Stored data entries
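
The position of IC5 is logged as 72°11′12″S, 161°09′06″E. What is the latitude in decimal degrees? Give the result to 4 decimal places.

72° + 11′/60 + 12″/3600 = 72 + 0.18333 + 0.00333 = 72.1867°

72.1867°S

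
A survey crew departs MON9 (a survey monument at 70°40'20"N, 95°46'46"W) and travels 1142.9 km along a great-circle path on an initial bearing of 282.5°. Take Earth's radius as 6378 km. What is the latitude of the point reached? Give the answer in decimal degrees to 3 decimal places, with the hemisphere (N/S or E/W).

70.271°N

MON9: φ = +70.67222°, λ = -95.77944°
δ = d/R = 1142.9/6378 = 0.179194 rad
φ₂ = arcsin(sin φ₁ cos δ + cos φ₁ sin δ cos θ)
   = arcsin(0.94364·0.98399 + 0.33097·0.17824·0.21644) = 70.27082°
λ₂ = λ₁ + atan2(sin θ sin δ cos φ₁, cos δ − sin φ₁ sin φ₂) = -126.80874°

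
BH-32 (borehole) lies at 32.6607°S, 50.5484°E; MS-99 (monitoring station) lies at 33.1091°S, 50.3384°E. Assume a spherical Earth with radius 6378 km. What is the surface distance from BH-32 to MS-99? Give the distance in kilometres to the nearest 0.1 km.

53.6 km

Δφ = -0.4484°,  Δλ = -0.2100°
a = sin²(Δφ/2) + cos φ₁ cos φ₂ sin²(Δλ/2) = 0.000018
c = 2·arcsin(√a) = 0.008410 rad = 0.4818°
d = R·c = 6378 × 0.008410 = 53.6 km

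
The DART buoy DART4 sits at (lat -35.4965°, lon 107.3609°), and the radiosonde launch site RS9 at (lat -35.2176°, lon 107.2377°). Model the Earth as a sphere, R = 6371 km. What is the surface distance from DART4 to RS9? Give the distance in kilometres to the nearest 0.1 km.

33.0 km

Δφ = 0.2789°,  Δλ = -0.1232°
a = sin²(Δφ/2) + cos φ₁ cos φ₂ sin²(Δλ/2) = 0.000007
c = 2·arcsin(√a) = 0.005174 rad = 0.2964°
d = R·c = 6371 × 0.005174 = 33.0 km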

**THE PROBLEM**: Generate an exact reproduction of all entries.

**RESPONSE AREA**:
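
The position of IC5 is logged as 72°11′12″S, 161°09′06″E. What is the latitude in decimal degrees? Give the result to 4 decimal places.

72° + 11′/60 + 12″/3600 = 72 + 0.18333 + 0.00333 = 72.1867°

72.1867°S

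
A survey crew departs MON9 (a survey monument at 70°40'20"N, 95°46'46"W) and travels 1142.9 km along a great-circle path on an initial bearing of 282.5°. Take Earth's radius as 6378 km. What is the latitude of the point reached? Give the answer in decimal degrees to 3 decimal places, with the hemisphere (N/S or E/W).

70.271°N

MON9: φ = +70.67222°, λ = -95.77944°
δ = d/R = 1142.9/6378 = 0.179194 rad
φ₂ = arcsin(sin φ₁ cos δ + cos φ₁ sin δ cos θ)
   = arcsin(0.94364·0.98399 + 0.33097·0.17824·0.21644) = 70.27082°
λ₂ = λ₁ + atan2(sin θ sin δ cos φ₁, cos δ − sin φ₁ sin φ₂) = -126.80874°

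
BH-32 (borehole) lies at 32.6607°S, 50.5484°E; MS-99 (monitoring station) lies at 33.1091°S, 50.3384°E. Assume a spherical Earth with radius 6378 km. What is the surface distance from BH-32 to MS-99? Give the distance in kilometres to the nearest 0.1 km.

53.6 km

Δφ = -0.4484°,  Δλ = -0.2100°
a = sin²(Δφ/2) + cos φ₁ cos φ₂ sin²(Δλ/2) = 0.000018
c = 2·arcsin(√a) = 0.008410 rad = 0.4818°
d = R·c = 6378 × 0.008410 = 53.6 km

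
The DART buoy DART4 sits at (lat -35.4965°, lon 107.3609°), and the radiosonde launch site RS9 at (lat -35.2176°, lon 107.2377°). Model the Earth as a sphere, R = 6371 km. What is the surface distance from DART4 to RS9? Give the distance in kilometres to the nearest 0.1 km.

33.0 km

Δφ = 0.2789°,  Δλ = -0.1232°
a = sin²(Δφ/2) + cos φ₁ cos φ₂ sin²(Δλ/2) = 0.000007
c = 2·arcsin(√a) = 0.005174 rad = 0.2964°
d = R·c = 6371 × 0.005174 = 33.0 km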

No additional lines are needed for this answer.